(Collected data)
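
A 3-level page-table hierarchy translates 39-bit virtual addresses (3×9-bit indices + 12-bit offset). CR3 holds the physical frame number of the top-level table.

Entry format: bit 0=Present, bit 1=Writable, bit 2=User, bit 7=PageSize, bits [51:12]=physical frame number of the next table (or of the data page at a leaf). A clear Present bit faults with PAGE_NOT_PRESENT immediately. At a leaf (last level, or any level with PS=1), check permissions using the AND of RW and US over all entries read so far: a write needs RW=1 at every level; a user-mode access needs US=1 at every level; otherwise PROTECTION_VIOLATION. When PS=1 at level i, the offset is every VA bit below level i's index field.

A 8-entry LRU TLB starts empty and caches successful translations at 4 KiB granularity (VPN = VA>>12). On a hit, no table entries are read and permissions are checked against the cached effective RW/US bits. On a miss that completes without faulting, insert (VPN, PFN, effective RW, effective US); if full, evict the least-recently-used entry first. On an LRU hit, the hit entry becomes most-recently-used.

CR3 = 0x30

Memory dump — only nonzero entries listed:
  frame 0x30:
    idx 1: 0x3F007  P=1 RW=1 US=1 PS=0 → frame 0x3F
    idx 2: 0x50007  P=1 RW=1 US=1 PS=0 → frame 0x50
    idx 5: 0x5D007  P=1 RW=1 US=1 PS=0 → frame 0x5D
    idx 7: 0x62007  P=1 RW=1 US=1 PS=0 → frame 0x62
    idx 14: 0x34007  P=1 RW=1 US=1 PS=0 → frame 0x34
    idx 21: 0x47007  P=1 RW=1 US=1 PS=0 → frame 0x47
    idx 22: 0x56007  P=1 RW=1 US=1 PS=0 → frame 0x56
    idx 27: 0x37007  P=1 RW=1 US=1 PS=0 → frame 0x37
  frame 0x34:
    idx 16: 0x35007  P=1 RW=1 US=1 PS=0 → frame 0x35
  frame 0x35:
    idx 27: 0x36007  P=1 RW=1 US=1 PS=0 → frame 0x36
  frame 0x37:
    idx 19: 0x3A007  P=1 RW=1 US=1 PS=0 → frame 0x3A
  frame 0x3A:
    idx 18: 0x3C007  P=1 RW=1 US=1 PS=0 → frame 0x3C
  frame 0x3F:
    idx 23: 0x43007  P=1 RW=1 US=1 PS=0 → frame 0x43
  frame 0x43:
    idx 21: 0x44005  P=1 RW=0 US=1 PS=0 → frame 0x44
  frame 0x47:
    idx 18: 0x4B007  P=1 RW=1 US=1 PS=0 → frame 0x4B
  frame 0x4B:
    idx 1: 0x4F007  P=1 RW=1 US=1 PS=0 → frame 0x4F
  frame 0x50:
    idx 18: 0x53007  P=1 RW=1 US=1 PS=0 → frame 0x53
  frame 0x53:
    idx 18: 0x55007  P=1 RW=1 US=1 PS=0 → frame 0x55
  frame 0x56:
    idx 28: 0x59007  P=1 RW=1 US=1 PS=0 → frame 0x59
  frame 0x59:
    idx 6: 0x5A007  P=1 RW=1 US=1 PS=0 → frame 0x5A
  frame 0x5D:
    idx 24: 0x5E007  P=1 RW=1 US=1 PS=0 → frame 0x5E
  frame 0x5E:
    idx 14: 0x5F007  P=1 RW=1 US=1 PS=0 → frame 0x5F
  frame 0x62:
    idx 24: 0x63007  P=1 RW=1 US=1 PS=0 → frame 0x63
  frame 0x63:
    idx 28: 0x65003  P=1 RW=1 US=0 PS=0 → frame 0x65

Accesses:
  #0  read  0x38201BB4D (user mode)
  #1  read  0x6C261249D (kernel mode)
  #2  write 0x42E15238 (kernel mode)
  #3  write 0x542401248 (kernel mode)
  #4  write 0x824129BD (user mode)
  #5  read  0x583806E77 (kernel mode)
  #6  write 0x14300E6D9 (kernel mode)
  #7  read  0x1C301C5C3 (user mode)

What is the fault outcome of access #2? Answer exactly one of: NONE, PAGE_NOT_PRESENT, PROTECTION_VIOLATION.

Walk each access:
#0 VA=0x38201BB4D (r,user):
  L0: frame=0x30 idx=14 entry=0x34007 [P=1 RW=1 US=1 PS=0]
  L1: frame=0x34 idx=16 entry=0x35007 [P=1 RW=1 US=1 PS=0]
  L2: frame=0x35 idx=27 entry=0x36007 [P=1 RW=1 US=1 PS=0]
  ⇒ phys 0x36B4D  [3 reads]
#1 VA=0x6C261249D (r,kernel):
  L0: frame=0x30 idx=27 entry=0x37007 [P=1 RW=1 US=1 PS=0]
  L1: frame=0x37 idx=19 entry=0x3A007 [P=1 RW=1 US=1 PS=0]
  L2: frame=0x3A idx=18 entry=0x3C007 [P=1 RW=1 US=1 PS=0]
  ⇒ phys 0x3C49D  [3 reads]
#2 VA=0x42E15238 (w,kernel):
  L0: frame=0x30 idx=1 entry=0x3F007 [P=1 RW=1 US=1 PS=0]
  L1: frame=0x3F idx=23 entry=0x43007 [P=1 RW=1 US=1 PS=0]
  L2: frame=0x43 idx=21 entry=0x44005 [P=1 RW=0 US=1 PS=0]
  → PROTECTION_VIOLATION  (3 entries read)
#3 VA=0x542401248 (w,kernel):
  L0: frame=0x30 idx=21 entry=0x47007 [P=1 RW=1 US=1 PS=0]
  L1: frame=0x47 idx=18 entry=0x4B007 [P=1 RW=1 US=1 PS=0]
  L2: frame=0x4B idx=1 entry=0x4F007 [P=1 RW=1 US=1 PS=0]
  ⇒ phys 0x4F248  [3 reads]
#4 VA=0x824129BD (w,user):
  L0: frame=0x30 idx=2 entry=0x50007 [P=1 RW=1 US=1 PS=0]
  L1: frame=0x50 idx=18 entry=0x53007 [P=1 RW=1 US=1 PS=0]
  L2: frame=0x53 idx=18 entry=0x55007 [P=1 RW=1 US=1 PS=0]
  ⇒ phys 0x559BD  [3 reads]
#5 VA=0x583806E77 (r,kernel):
  L0: frame=0x30 idx=22 entry=0x56007 [P=1 RW=1 US=1 PS=0]
  L1: frame=0x56 idx=28 entry=0x59007 [P=1 RW=1 US=1 PS=0]
  L2: frame=0x59 idx=6 entry=0x5A007 [P=1 RW=1 US=1 PS=0]
  ⇒ phys 0x5AE77  [3 reads]
#6 VA=0x14300E6D9 (w,kernel):
  L0: frame=0x30 idx=5 entry=0x5D007 [P=1 RW=1 US=1 PS=0]
  L1: frame=0x5D idx=24 entry=0x5E007 [P=1 RW=1 US=1 PS=0]
  L2: frame=0x5E idx=14 entry=0x5F007 [P=1 RW=1 US=1 PS=0]
  ⇒ phys 0x5F6D9  [3 reads]
#7 VA=0x1C301C5C3 (r,user):
  L0: frame=0x30 idx=7 entry=0x62007 [P=1 RW=1 US=1 PS=0]
  L1: frame=0x62 idx=24 entry=0x63007 [P=1 RW=1 US=1 PS=0]
  L2: frame=0x63 idx=28 entry=0x65003 [P=1 RW=1 US=0 PS=0]
  → PROTECTION_VIOLATION  (3 entries read)

Access #2 fault: PROTECTION_VIOLATION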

▶ [To do]:
Set down the data in full, word for word.

▶ [Exercise solution]:
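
A 3-level page-table hierarchy translates 39-bit virtual addresses (3×9-bit indices + 12-bit offset). CR3 holds the physical frame number of the top-level table.

Entry format: bit 0=Present, bit 1=Writable, bit 2=User, bit 7=PageSize, bits [51:12]=physical frame number of the next table (or of the data page at a leaf). A clear Present bit faults with PAGE_NOT_PRESENT immediately. At a leaf (last level, or any level with PS=1), check permissions using the AND of RW and US over all entries read so far: a write needs RW=1 at every level; a user-mode access needs US=1 at every level; otherwise PROTECTION_VIOLATION. When PS=1 at level i, the offset is every VA bit below level i's index field.

A 8-entry LRU TLB starts empty and caches successful translations at 4 KiB granularity (VPN = VA>>12). On a hit, no table entries are read and permissions are checked against the cached effective RW/US bits. On a miss that completes without faulting, insert (VPN, PFN, effective RW, effective US); if full, evict the least-recently-used entry first. On an LRU hit, the hit entry becomes most-recently-used.

CR3 = 0x30

Memory dump — only nonzero entries listed:
  frame 0x30:
    idx 1: 0x3F007  P=1 RW=1 US=1 PS=0 → frame 0x3F
    idx 2: 0x50007  P=1 RW=1 US=1 PS=0 → frame 0x50
    idx 5: 0x5D007  P=1 RW=1 US=1 PS=0 → frame 0x5D
    idx 7: 0x62007  P=1 RW=1 US=1 PS=0 → frame 0x62
    idx 14: 0x34007  P=1 RW=1 US=1 PS=0 → frame 0x34
    idx 21: 0x47007  P=1 RW=1 US=1 PS=0 → frame 0x47
    idx 22: 0x56007  P=1 RW=1 US=1 PS=0 → frame 0x56
    idx 27: 0x37007  P=1 RW=1 US=1 PS=0 → frame 0x37
  frame 0x34:
    idx 16: 0x35007  P=1 RW=1 US=1 PS=0 → frame 0x35
  frame 0x35:
    idx 27: 0x36007  P=1 RW=1 US=1 PS=0 → frame 0x36
  frame 0x37:
    idx 19: 0x3A007  P=1 RW=1 US=1 PS=0 → frame 0x3A
  frame 0x3A:
    idx 18: 0x3C007  P=1 RW=1 US=1 PS=0 → frame 0x3C
  frame 0x3F:
    idx 23: 0x43007  P=1 RW=1 US=1 PS=0 → frame 0x43
  frame 0x43:
    idx 21: 0x44005  P=1 RW=0 US=1 PS=0 → frame 0x44
  frame 0x47:
    idx 18: 0x4B007  P=1 RW=1 US=1 PS=0 → frame 0x4B
  frame 0x4B:
    idx 1: 0x4F007  P=1 RW=1 US=1 PS=0 → frame 0x4F
  frame 0x50:
    idx 18: 0x53007  P=1 RW=1 US=1 PS=0 → frame 0x53
  frame 0x53:
    idx 18: 0x55007  P=1 RW=1 US=1 PS=0 → frame 0x55
  frame 0x56:
    idx 28: 0x59007  P=1 RW=1 US=1 PS=0 → frame 0x59
  frame 0x59:
    idx 6: 0x5A007  P=1 RW=1 US=1 PS=0 → frame 0x5A
  frame 0x5D:
    idx 24: 0x5E007  P=1 RW=1 US=1 PS=0 → frame 0x5E
  frame 0x5E:
    idx 14: 0x5F007  P=1 RW=1 US=1 PS=0 → frame 0x5F
  frame 0x62:
    idx 24: 0x63007  P=1 RW=1 US=1 PS=0 → frame 0x63
  frame 0x63:
    idx 28: 0x65003  P=1 RW=1 US=0 PS=0 → frame 0x65

Accesses:
  #0  read  0x38201BB4D (user mode)
  #1  read  0x6C261249D (kernel mode)
  #2  write 0x42E15238 (kernel mode)
  #3  write 0x542401248 (kernel mode)
  #4  write 0x824129BD (user mode)
  #5  read  0x583806E77 (kernel mode)
  #6  write 0x14300E6D9 (kernel mode)
  #7  read  0x1C301C5C3 (user mode)

What is the fault outcome of access #2? Answer exactly one of: NONE, PAGE_NOT_PRESENT, PROTECTION_VIOLATION.

Walk each access:
#0 VA=0x38201BB4D (r,user):
  L0: frame=0x30 idx=14 entry=0x34007 [P=1 RW=1 US=1 PS=0]
  L1: frame=0x34 idx=16 entry=0x35007 [P=1 RW=1 US=1 PS=0]
  L2: frame=0x35 idx=27 entry=0x36007 [P=1 RW=1 US=1 PS=0]
  ⇒ phys 0x36B4D  [3 reads]
#1 VA=0x6C261249D (r,kernel):
  L0: frame=0x30 idx=27 entry=0x37007 [P=1 RW=1 US=1 PS=0]
  L1: frame=0x37 idx=19 entry=0x3A007 [P=1 RW=1 US=1 PS=0]
  L2: frame=0x3A idx=18 entry=0x3C007 [P=1 RW=1 US=1 PS=0]
  ⇒ phys 0x3C49D  [3 reads]
#2 VA=0x42E15238 (w,kernel):
  L0: frame=0x30 idx=1 entry=0x3F007 [P=1 RW=1 US=1 PS=0]
  L1: frame=0x3F idx=23 entry=0x43007 [P=1 RW=1 US=1 PS=0]
  L2: frame=0x43 idx=21 entry=0x44005 [P=1 RW=0 US=1 PS=0]
  → PROTECTION_VIOLATION  (3 entries read)
#3 VA=0x542401248 (w,kernel):
  L0: frame=0x30 idx=21 entry=0x47007 [P=1 RW=1 US=1 PS=0]
  L1: frame=0x47 idx=18 entry=0x4B007 [P=1 RW=1 US=1 PS=0]
  L2: frame=0x4B idx=1 entry=0x4F007 [P=1 RW=1 US=1 PS=0]
  ⇒ phys 0x4F248  [3 reads]
#4 VA=0x824129BD (w,user):
  L0: frame=0x30 idx=2 entry=0x50007 [P=1 RW=1 US=1 PS=0]
  L1: frame=0x50 idx=18 entry=0x53007 [P=1 RW=1 US=1 PS=0]
  L2: frame=0x53 idx=18 entry=0x55007 [P=1 RW=1 US=1 PS=0]
  ⇒ phys 0x559BD  [3 reads]
#5 VA=0x583806E77 (r,kernel):
  L0: frame=0x30 idx=22 entry=0x56007 [P=1 RW=1 US=1 PS=0]
  L1: frame=0x56 idx=28 entry=0x59007 [P=1 RW=1 US=1 PS=0]
  L2: frame=0x59 idx=6 entry=0x5A007 [P=1 RW=1 US=1 PS=0]
  ⇒ phys 0x5AE77  [3 reads]
#6 VA=0x14300E6D9 (w,kernel):
  L0: frame=0x30 idx=5 entry=0x5D007 [P=1 RW=1 US=1 PS=0]
  L1: frame=0x5D idx=24 entry=0x5E007 [P=1 RW=1 US=1 PS=0]
  L2: frame=0x5E idx=14 entry=0x5F007 [P=1 RW=1 US=1 PS=0]
  ⇒ phys 0x5F6D9  [3 reads]
#7 VA=0x1C301C5C3 (r,user):
  L0: frame=0x30 idx=7 entry=0x62007 [P=1 RW=1 US=1 PS=0]
  L1: frame=0x62 idx=24 entry=0x63007 [P=1 RW=1 US=1 PS=0]
  L2: frame=0x63 idx=28 entry=0x65003 [P=1 RW=1 US=0 PS=0]
  → PROTECTION_VIOLATION  (3 entries read)

Access #2 fault: PROTECTION_VIOLATION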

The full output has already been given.